> Task goal
Bring together copies of the lines in the data below that contain the word "corner".

= = = = =

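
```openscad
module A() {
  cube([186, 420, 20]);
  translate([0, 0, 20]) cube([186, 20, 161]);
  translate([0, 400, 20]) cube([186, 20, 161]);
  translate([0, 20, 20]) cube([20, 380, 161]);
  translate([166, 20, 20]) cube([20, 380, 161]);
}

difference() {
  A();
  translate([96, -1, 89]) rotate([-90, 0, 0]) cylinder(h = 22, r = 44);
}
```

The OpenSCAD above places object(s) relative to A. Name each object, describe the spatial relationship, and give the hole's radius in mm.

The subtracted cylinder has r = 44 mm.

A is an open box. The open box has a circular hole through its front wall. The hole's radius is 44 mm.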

= = = = =

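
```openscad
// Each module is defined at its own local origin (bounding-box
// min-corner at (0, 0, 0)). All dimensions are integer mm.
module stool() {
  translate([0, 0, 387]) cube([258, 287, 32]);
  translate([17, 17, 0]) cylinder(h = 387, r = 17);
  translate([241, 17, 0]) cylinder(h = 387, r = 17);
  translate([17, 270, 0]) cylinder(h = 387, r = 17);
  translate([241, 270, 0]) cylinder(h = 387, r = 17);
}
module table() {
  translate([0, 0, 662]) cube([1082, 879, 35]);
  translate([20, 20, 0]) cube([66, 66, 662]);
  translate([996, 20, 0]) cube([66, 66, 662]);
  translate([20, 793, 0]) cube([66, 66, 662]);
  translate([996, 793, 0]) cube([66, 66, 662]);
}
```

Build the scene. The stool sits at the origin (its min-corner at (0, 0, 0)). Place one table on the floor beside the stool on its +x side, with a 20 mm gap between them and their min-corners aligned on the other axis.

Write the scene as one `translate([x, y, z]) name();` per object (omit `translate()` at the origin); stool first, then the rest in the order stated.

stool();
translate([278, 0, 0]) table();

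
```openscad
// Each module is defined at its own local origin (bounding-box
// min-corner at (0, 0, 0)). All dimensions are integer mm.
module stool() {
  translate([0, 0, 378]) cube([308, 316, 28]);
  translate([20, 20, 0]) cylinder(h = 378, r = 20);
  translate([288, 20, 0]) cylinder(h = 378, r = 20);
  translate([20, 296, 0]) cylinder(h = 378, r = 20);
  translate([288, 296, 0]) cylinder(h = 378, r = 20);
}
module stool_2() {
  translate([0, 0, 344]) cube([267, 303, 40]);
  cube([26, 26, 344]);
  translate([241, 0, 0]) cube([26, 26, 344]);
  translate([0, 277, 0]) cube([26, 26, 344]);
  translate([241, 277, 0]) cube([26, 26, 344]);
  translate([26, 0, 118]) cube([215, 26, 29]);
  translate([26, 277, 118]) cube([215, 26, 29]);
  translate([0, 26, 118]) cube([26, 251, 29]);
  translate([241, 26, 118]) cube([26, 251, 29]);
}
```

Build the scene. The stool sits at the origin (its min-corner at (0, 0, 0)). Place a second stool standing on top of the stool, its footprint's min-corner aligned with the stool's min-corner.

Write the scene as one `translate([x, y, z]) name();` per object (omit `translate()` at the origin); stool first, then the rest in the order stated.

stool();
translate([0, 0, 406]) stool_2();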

= = = = =

> Response to this exercise
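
// min-corner at (0, 0, 0)). All dimensions are integer mm.
Build the scene. The stool sits at the origin (its min-corner at (0, 0, 0)). Place one table on the floor beside the stool on its +x side, with a 20 mm gap between them and their min-corners aligned on the other axis.
// min-corner at (0, 0, 0)). All dimensions are integer mm.
Build the scene. The stool sits at the origin (its min-corner at (0, 0, 0)). Place a second stool standing on top of the stool, its footprint's min-corner aligned with the stool's min-corner.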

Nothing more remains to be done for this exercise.